When you reach the line containing "Let t/4 = -70" in the records below, start copying exactly, and stop once you have copied the line containing "What is -331".

§ **ENTRIES SUPPLIED**:
[Start of Attachment]

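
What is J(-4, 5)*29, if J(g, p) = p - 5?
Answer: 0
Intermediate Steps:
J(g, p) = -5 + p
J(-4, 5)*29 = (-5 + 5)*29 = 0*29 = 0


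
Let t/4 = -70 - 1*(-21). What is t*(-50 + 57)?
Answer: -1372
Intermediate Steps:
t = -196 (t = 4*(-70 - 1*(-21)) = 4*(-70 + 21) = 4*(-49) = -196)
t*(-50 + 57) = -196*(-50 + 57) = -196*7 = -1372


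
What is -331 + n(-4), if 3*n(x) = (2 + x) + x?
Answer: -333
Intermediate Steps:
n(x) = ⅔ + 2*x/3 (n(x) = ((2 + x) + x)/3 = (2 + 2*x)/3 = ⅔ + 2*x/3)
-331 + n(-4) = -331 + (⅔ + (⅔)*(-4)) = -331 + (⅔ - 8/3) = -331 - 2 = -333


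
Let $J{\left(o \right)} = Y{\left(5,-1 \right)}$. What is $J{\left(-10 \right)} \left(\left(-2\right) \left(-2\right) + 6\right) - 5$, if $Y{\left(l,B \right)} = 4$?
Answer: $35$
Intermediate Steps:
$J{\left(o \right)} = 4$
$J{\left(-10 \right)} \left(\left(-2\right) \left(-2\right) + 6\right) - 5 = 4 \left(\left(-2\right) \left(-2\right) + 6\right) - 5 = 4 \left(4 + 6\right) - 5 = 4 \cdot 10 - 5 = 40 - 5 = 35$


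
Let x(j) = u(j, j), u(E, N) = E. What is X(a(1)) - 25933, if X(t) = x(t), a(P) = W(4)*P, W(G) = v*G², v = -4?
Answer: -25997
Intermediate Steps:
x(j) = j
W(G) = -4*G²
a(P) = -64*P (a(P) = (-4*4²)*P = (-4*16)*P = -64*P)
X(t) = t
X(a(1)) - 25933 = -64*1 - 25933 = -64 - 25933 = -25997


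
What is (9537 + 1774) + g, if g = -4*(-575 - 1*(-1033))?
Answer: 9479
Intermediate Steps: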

[End of Attachment]

§ **RESPONSE TO THIS EXERCISE**:
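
Let t/4 = -70 - 1*(-21). What is t*(-50 + 57)?
Answer: -1372
Intermediate Steps:
t = -196 (t = 4*(-70 - 1*(-21)) = 4*(-70 + 21) = 4*(-49) = -196)
t*(-50 + 57) = -196*(-50 + 57) = -196*7 = -1372


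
What is -331 + n(-4), if 3*n(x) = (2 + x) + x?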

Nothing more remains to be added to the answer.